REQUIRED ACTION
In the records below, the line with "A steady-state recycle" opens the range and the line with "In a continuous" closes it; print that range exactly and nothing else.
________________
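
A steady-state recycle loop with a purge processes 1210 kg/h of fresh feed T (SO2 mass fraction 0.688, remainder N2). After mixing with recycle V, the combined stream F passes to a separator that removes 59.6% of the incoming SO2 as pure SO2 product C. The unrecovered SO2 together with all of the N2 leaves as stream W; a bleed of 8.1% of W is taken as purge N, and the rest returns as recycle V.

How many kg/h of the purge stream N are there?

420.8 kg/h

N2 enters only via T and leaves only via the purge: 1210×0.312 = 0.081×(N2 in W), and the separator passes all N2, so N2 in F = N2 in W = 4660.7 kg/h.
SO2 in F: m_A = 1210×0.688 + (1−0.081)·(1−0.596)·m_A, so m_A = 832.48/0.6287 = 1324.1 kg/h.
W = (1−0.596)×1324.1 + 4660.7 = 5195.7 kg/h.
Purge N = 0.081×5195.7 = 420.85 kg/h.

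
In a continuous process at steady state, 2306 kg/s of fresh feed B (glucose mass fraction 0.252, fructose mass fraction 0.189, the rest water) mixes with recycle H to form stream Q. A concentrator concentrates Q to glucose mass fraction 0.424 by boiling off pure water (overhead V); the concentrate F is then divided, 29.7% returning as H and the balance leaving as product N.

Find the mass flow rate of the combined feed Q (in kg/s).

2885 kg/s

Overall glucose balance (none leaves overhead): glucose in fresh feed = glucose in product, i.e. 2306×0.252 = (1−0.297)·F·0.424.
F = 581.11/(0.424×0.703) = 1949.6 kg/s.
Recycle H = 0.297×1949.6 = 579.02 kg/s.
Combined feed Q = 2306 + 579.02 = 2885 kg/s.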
________________
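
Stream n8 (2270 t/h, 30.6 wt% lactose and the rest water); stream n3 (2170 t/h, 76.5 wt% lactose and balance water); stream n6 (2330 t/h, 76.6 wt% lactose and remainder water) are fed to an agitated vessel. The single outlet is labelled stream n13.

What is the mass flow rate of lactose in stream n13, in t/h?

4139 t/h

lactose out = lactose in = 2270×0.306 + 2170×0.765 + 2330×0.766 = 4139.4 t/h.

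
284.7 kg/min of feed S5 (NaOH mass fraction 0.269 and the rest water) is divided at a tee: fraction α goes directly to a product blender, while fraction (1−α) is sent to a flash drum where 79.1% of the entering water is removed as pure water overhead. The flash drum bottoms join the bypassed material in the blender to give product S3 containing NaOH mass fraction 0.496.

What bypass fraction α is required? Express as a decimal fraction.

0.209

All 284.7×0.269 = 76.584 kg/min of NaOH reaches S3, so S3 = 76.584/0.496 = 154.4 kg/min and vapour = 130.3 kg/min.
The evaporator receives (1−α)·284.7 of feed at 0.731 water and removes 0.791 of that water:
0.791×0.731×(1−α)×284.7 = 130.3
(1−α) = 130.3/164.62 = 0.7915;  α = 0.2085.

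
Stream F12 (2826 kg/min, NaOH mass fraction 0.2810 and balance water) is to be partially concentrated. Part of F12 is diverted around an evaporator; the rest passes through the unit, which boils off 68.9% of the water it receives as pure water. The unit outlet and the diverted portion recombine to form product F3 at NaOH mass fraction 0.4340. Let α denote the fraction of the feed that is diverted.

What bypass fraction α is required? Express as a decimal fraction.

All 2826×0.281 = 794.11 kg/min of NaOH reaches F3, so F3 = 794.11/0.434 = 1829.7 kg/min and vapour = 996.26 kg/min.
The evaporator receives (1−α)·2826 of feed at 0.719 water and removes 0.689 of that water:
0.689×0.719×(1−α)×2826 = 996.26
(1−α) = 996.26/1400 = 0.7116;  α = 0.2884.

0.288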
________________
RESULT OF THE EXERCISE
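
A steady-state recycle loop with a purge processes 1210 kg/h of fresh feed T (SO2 mass fraction 0.688, remainder N2). After mixing with recycle V, the combined stream F passes to a separator that removes 59.6% of the incoming SO2 as pure SO2 product C. The unrecovered SO2 together with all of the N2 leaves as stream W; a bleed of 8.1% of W is taken as purge N, and the rest returns as recycle V.

How many kg/h of the purge stream N are there?

420.8 kg/h

N2 enters only via T and leaves only via the purge: 1210×0.312 = 0.081×(N2 in W), and the separator passes all N2, so N2 in F = N2 in W = 4660.7 kg/h.
SO2 in F: m_A = 1210×0.688 + (1−0.081)·(1−0.596)·m_A, so m_A = 832.48/0.6287 = 1324.1 kg/h.
W = (1−0.596)×1324.1 + 4660.7 = 5195.7 kg/h.
Purge N = 0.081×5195.7 = 420.85 kg/h.

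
In a continuous process at steady state, 2306 kg/s of fresh feed B (glucose mass fraction 0.252, fructose mass fraction 0.189, the rest water) mixes with recycle H to form stream Q. A concentrator concentrates Q to glucose mass fraction 0.424 by boiling off pure water (overhead V); the concentrate F is then divided, 29.7% returning as H and the balance leaving as product N.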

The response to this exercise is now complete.